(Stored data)
^^^^^^^^
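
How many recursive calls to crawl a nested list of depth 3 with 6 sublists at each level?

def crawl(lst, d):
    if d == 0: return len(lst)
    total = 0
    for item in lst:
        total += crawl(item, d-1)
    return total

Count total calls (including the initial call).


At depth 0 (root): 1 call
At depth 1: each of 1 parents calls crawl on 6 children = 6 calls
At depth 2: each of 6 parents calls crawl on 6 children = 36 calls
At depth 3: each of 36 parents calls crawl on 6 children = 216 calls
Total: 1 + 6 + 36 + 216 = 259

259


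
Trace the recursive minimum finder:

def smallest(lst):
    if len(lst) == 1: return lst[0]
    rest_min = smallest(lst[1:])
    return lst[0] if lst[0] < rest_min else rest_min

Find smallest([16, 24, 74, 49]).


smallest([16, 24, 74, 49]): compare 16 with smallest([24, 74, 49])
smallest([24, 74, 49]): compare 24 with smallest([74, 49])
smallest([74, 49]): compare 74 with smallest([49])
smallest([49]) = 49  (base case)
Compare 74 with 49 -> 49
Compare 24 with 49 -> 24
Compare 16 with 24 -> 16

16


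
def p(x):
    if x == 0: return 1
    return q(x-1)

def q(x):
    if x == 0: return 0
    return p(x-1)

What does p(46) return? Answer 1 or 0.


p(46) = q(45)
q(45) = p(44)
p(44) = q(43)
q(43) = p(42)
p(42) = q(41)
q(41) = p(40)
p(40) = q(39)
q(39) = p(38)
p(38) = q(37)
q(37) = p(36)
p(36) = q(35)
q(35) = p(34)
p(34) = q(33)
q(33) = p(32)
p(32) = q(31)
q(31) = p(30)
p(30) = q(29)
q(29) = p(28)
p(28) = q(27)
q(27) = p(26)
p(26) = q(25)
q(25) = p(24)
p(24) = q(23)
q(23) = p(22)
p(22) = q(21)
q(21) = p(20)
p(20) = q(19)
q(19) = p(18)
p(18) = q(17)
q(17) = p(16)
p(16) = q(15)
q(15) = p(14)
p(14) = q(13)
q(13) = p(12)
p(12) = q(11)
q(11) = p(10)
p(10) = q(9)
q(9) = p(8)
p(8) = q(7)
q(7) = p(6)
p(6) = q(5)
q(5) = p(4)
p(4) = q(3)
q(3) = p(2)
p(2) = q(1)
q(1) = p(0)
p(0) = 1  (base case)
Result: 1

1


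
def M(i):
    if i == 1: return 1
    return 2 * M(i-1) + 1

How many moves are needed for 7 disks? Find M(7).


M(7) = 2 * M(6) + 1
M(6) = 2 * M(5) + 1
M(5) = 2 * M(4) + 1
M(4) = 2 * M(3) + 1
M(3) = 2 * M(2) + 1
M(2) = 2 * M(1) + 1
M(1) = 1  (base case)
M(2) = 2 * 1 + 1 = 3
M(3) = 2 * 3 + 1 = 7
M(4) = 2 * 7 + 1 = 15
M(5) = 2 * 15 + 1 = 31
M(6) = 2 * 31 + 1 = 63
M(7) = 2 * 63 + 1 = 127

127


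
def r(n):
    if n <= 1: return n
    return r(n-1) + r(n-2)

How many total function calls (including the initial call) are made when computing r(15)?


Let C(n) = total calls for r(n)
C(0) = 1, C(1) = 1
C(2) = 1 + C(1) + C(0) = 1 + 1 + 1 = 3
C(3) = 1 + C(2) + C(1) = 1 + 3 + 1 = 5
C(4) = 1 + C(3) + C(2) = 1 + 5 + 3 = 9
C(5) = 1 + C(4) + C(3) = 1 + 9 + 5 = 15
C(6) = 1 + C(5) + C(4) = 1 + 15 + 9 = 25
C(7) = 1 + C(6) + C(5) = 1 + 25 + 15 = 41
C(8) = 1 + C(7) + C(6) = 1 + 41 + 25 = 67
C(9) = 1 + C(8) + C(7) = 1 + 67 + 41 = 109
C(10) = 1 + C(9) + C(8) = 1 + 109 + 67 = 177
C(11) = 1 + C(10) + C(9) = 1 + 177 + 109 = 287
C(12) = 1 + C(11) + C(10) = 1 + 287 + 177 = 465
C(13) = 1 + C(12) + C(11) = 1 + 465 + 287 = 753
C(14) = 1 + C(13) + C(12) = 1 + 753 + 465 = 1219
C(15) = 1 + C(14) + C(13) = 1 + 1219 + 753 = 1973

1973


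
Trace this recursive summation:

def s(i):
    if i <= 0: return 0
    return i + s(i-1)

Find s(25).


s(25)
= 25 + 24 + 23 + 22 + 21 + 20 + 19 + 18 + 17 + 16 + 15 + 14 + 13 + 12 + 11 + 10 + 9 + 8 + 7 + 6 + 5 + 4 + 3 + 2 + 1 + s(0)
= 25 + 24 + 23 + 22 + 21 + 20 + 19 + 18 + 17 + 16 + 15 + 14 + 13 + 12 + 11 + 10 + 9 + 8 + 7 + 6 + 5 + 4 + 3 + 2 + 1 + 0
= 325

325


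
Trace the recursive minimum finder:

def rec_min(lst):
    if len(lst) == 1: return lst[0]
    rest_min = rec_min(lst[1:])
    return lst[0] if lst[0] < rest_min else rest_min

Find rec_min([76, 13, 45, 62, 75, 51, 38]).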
^^^^^^^^
▶ _Brief_
Each entry shown above should be copied out exactly.

▶ _Response to the exercise_
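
How many recursive calls to crawl a nested list of depth 3 with 6 sublists at each level?

def crawl(lst, d):
    if d == 0: return len(lst)
    total = 0
    for item in lst:
        total += crawl(item, d-1)
    return total

Count total calls (including the initial call).


At depth 0 (root): 1 call
At depth 1: each of 1 parents calls crawl on 6 children = 6 calls
At depth 2: each of 6 parents calls crawl on 6 children = 36 calls
At depth 3: each of 36 parents calls crawl on 6 children = 216 calls
Total: 1 + 6 + 36 + 216 = 259

259


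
Trace the recursive minimum finder:

def smallest(lst):
    if len(lst) == 1: return lst[0]
    rest_min = smallest(lst[1:])
    return lst[0] if lst[0] < rest_min else rest_min

Find smallest([16, 24, 74, 49]).


smallest([16, 24, 74, 49]): compare 16 with smallest([24, 74, 49])
smallest([24, 74, 49]): compare 24 with smallest([74, 49])
smallest([74, 49]): compare 74 with smallest([49])
smallest([49]) = 49  (base case)
Compare 74 with 49 -> 49
Compare 24 with 49 -> 24
Compare 16 with 24 -> 16

16


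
def p(x):
    if x == 0: return 1
    return q(x-1)

def q(x):
    if x == 0: return 0
    return p(x-1)

What does p(46) return? Answer 1 or 0.


p(46) = q(45)
q(45) = p(44)
p(44) = q(43)
q(43) = p(42)
p(42) = q(41)
q(41) = p(40)
p(40) = q(39)
q(39) = p(38)
p(38) = q(37)
q(37) = p(36)
p(36) = q(35)
q(35) = p(34)
p(34) = q(33)
q(33) = p(32)
p(32) = q(31)
q(31) = p(30)
p(30) = q(29)
q(29) = p(28)
p(28) = q(27)
q(27) = p(26)
p(26) = q(25)
q(25) = p(24)
p(24) = q(23)
q(23) = p(22)
p(22) = q(21)
q(21) = p(20)
p(20) = q(19)
q(19) = p(18)
p(18) = q(17)
q(17) = p(16)
p(16) = q(15)
q(15) = p(14)
p(14) = q(13)
q(13) = p(12)
p(12) = q(11)
q(11) = p(10)
p(10) = q(9)
q(9) = p(8)
p(8) = q(7)
q(7) = p(6)
p(6) = q(5)
q(5) = p(4)
p(4) = q(3)
q(3) = p(2)
p(2) = q(1)
q(1) = p(0)
p(0) = 1  (base case)
Result: 1

1


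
def M(i):
    if i == 1: return 1
    return 2 * M(i-1) + 1

How many moves are needed for 7 disks? Find M(7).


M(7) = 2 * M(6) + 1
M(6) = 2 * M(5) + 1
M(5) = 2 * M(4) + 1
M(4) = 2 * M(3) + 1
M(3) = 2 * M(2) + 1
M(2) = 2 * M(1) + 1
M(1) = 1  (base case)
M(2) = 2 * 1 + 1 = 3
M(3) = 2 * 3 + 1 = 7
M(4) = 2 * 7 + 1 = 15
M(5) = 2 * 15 + 1 = 31
M(6) = 2 * 31 + 1 = 63
M(7) = 2 * 63 + 1 = 127

127


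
def r(n):
    if n <= 1: return n
    return r(n-1) + r(n-2)

How many total function calls (including the initial call) are made when computing r(15)?


Let C(n) = total calls for r(n)
C(0) = 1, C(1) = 1
C(2) = 1 + C(1) + C(0) = 1 + 1 + 1 = 3
C(3) = 1 + C(2) + C(1) = 1 + 3 + 1 = 5
C(4) = 1 + C(3) + C(2) = 1 + 5 + 3 = 9
C(5) = 1 + C(4) + C(3) = 1 + 9 + 5 = 15
C(6) = 1 + C(5) + C(4) = 1 + 15 + 9 = 25
C(7) = 1 + C(6) + C(5) = 1 + 25 + 15 = 41
C(8) = 1 + C(7) + C(6) = 1 + 41 + 25 = 67
C(9) = 1 + C(8) + C(7) = 1 + 67 + 41 = 109
C(10) = 1 + C(9) + C(8) = 1 + 109 + 67 = 177
C(11) = 1 + C(10) + C(9) = 1 + 177 + 109 = 287
C(12) = 1 + C(11) + C(10) = 1 + 287 + 177 = 465
C(13) = 1 + C(12) + C(11) = 1 + 465 + 287 = 753
C(14) = 1 + C(13) + C(12) = 1 + 753 + 465 = 1219
C(15) = 1 + C(14) + C(13) = 1 + 1219 + 753 = 1973

1973


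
Trace this recursive summation:

def s(i):
    if i <= 0: return 0
    return i + s(i-1)

Find s(25).


s(25)
= 25 + 24 + 23 + 22 + 21 + 20 + 19 + 18 + 17 + 16 + 15 + 14 + 13 + 12 + 11 + 10 + 9 + 8 + 7 + 6 + 5 + 4 + 3 + 2 + 1 + s(0)
= 25 + 24 + 23 + 22 + 21 + 20 + 19 + 18 + 17 + 16 + 15 + 14 + 13 + 12 + 11 + 10 + 9 + 8 + 7 + 6 + 5 + 4 + 3 + 2 + 1 + 0
= 325

325


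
Trace the recursive minimum finder:

def rec_min(lst):
    if len(lst) == 1: return lst[0]
    rest_min = rec_min(lst[1:])
    return lst[0] if lst[0] < rest_min else rest_min

Find rec_min([76, 13, 45, 62, 75, 51, 38]).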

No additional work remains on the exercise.